ACTIVITY:
Nothing in the data should be left out or altered when it is retyped.
┌──
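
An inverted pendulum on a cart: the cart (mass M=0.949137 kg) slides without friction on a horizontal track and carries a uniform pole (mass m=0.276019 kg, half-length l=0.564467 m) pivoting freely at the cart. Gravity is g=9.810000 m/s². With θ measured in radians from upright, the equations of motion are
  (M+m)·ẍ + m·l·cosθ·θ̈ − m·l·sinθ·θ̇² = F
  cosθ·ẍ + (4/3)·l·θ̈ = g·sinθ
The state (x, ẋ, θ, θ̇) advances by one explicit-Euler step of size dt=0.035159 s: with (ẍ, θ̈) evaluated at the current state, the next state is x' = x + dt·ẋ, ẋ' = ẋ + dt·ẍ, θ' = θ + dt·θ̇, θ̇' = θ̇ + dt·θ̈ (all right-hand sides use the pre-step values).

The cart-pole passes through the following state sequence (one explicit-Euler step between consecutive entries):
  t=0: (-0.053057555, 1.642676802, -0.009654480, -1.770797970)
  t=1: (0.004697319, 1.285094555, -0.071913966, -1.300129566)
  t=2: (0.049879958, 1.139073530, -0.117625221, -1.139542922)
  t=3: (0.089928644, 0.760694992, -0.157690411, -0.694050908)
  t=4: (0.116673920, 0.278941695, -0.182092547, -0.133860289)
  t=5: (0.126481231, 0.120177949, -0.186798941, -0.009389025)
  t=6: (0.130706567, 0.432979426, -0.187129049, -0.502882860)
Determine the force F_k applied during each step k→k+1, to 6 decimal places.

step 0→1:
  ẍ = (ẋ'−ẋ)/dt = (1.285094555−1.642676802)/0.035159 = -10.170433
  θ̈ = (θ̇'−θ̇)/dt = (-1.300129566−-1.770797970)/0.035159 = 13.386854
  sinθ=-0.009654, cosθ=0.999953
  F = (M+m)·ẍ + m·l·cosθ·θ̈ − m·l·sinθ·θ̇² = -12.460367 + 2.085623 − -0.004717 = -10.370027
step 1→2:
  ẍ = (ẋ'−ẋ)/dt = (1.139073530−1.285094555)/0.035159 = -4.153162
  θ̈ = (θ̇'−θ̇)/dt = (-1.139542922−-1.300129566)/0.035159 = 4.567441
  sinθ=-0.071852, cosθ=0.997415
  F = (M+m)·ẍ + m·l·cosθ·θ̈ − m·l·sinθ·θ̇² = -5.088271 + 0.709784 − -0.018923 = -4.359564
step 2→3:
  ẍ = (ẋ'−ẋ)/dt = (0.760694992−1.139073530)/0.035159 = -10.761925
  θ̈ = (θ̇'−θ̇)/dt = (-0.694050908−-1.139542922)/0.035159 = 12.670782
  sinθ=-0.117354, cosθ=0.993090
  F = (M+m)·ẍ + m·l·cosθ·θ̈ − m·l·sinθ·θ̇² = -13.185038 + 1.960512 − -0.023743 = -11.200782
step 3→4:
  ẍ = (ẋ'−ẋ)/dt = (0.278941695−0.760694992)/0.035159 = -13.702133
  θ̈ = (θ̇'−θ̇)/dt = (-0.133860289−-0.694050908)/0.035159 = 15.933065
  sinθ=-0.157038, cosθ=0.987593
  F = (M+m)·ẍ + m·l·cosθ·θ̈ − m·l·sinθ·θ̇² = -16.787251 + 2.451629 − -0.011786 = -14.323836
step 4→5:
  ẍ = (ẋ'−ẋ)/dt = (0.120177949−0.278941695)/0.035159 = -4.515593
  θ̈ = (θ̇'−θ̇)/dt = (-0.009389025−-0.133860289)/0.035159 = 3.540239
  sinθ=-0.181088, cosθ=0.983467
  F = (M+m)·ẍ + m·l·cosθ·θ̈ − m·l·sinθ·θ̇² = -5.532306 + 0.542463 − -0.000506 = -4.989338
step 5→6:
  ẍ = (ẋ'−ẋ)/dt = (0.432979426−0.120177949)/0.035159 = 8.896768
  θ̈ = (θ̇'−θ̇)/dt = (-0.502882860−-0.009389025)/0.035159 = -14.036060
  sinθ=-0.185714, cosθ=0.982604
  F = (M+m)·ẍ + m·l·cosθ·θ̈ − m·l·sinθ·θ̇² = 10.899929 + -2.148826 − -0.000003 = 8.751106

F_0 = -10.370027 N
F_1 = -4.359564 N
F_2 = -11.200782 N
F_3 = -14.323836 N
F_4 = -4.989338 N
F_5 = 8.751106 N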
└──
ANSWER SPACE:
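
An inverted pendulum on a cart: the cart (mass M=0.949137 kg) slides without friction on a horizontal track and carries a uniform pole (mass m=0.276019 kg, half-length l=0.564467 m) pivoting freely at the cart. Gravity is g=9.810000 m/s². With θ measured in radians from upright, the equations of motion are
  (M+m)·ẍ + m·l·cosθ·θ̈ − m·l·sinθ·θ̇² = F
  cosθ·ẍ + (4/3)·l·θ̈ = g·sinθ
The state (x, ẋ, θ, θ̇) advances by one explicit-Euler step of size dt=0.035159 s: with (ẍ, θ̈) evaluated at the current state, the next state is x' = x + dt·ẋ, ẋ' = ẋ + dt·ẍ, θ' = θ + dt·θ̇, θ̇' = θ̇ + dt·θ̈ (all right-hand sides use the pre-step values).

The cart-pole passes through the following state sequence (one explicit-Euler step between consecutive entries):
  t=0: (-0.053057555, 1.642676802, -0.009654480, -1.770797970)
  t=1: (0.004697319, 1.285094555, -0.071913966, -1.300129566)
  t=2: (0.049879958, 1.139073530, -0.117625221, -1.139542922)
  t=3: (0.089928644, 0.760694992, -0.157690411, -0.694050908)
  t=4: (0.116673920, 0.278941695, -0.182092547, -0.133860289)
  t=5: (0.126481231, 0.120177949, -0.186798941, -0.009389025)
  t=6: (0.130706567, 0.432979426, -0.187129049, -0.502882860)
Determine the force F_k applied during each step k→k+1, to 6 decimal places.

step 0→1:
  ẍ = (ẋ'−ẋ)/dt = (1.285094555−1.642676802)/0.035159 = -10.170433
  θ̈ = (θ̇'−θ̇)/dt = (-1.300129566−-1.770797970)/0.035159 = 13.386854
  sinθ=-0.009654, cosθ=0.999953
  F = (M+m)·ẍ + m·l·cosθ·θ̈ − m·l·sinθ·θ̇² = -12.460367 + 2.085623 − -0.004717 = -10.370027
step 1→2:
  ẍ = (ẋ'−ẋ)/dt = (1.139073530−1.285094555)/0.035159 = -4.153162
  θ̈ = (θ̇'−θ̇)/dt = (-1.139542922−-1.300129566)/0.035159 = 4.567441
  sinθ=-0.071852, cosθ=0.997415
  F = (M+m)·ẍ + m·l·cosθ·θ̈ − m·l·sinθ·θ̇² = -5.088271 + 0.709784 − -0.018923 = -4.359564
step 2→3:
  ẍ = (ẋ'−ẋ)/dt = (0.760694992−1.139073530)/0.035159 = -10.761925
  θ̈ = (θ̇'−θ̇)/dt = (-0.694050908−-1.139542922)/0.035159 = 12.670782
  sinθ=-0.117354, cosθ=0.993090
  F = (M+m)·ẍ + m·l·cosθ·θ̈ − m·l·sinθ·θ̇² = -13.185038 + 1.960512 − -0.023743 = -11.200782
step 3→4:
  ẍ = (ẋ'−ẋ)/dt = (0.278941695−0.760694992)/0.035159 = -13.702133
  θ̈ = (θ̇'−θ̇)/dt = (-0.133860289−-0.694050908)/0.035159 = 15.933065
  sinθ=-0.157038, cosθ=0.987593
  F = (M+m)·ẍ + m·l·cosθ·θ̈ − m·l·sinθ·θ̇² = -16.787251 + 2.451629 − -0.011786 = -14.323836
step 4→5:
  ẍ = (ẋ'−ẋ)/dt = (0.120177949−0.278941695)/0.035159 = -4.515593
  θ̈ = (θ̇'−θ̇)/dt = (-0.009389025−-0.133860289)/0.035159 = 3.540239
  sinθ=-0.181088, cosθ=0.983467
  F = (M+m)·ẍ + m·l·cosθ·θ̈ − m·l·sinθ·θ̇² = -5.532306 + 0.542463 − -0.000506 = -4.989338
step 5→6:
  ẍ = (ẋ'−ẋ)/dt = (0.432979426−0.120177949)/0.035159 = 8.896768
  θ̈ = (θ̇'−θ̇)/dt = (-0.502882860−-0.009389025)/0.035159 = -14.036060
  sinθ=-0.185714, cosθ=0.982604
  F = (M+m)·ẍ + m·l·cosθ·θ̈ − m·l·sinθ·θ̇² = 10.899929 + -2.148826 − -0.000003 = 8.751106

F_0 = -10.370027 N
F_1 = -4.359564 N
F_2 = -11.200782 N
F_3 = -14.323836 N
F_4 = -4.989338 N
F_5 = 8.751106 N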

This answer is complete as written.